*The task*
Say how many lines below hold the word "Position"; give the number by itself.

*Data*
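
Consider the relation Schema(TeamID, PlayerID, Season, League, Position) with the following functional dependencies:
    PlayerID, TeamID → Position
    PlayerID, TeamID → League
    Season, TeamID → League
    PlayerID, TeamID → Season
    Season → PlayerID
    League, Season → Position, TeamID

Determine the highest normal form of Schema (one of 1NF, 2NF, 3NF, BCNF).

Candidate keys: {League, Season}, {PlayerID, TeamID}, {Season, TeamID}. Prime attributes: {League, PlayerID, Season, TeamID}.
Season → PlayerID breaks BCNF: {Season}⁺ = {PlayerID, Season}, so {Season} is not a superkey.
But every attribute on its right side ({PlayerID}) is prime, and the same holds for every other non-superkey FD, so 3NF still holds.

3NF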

*Answer space*
3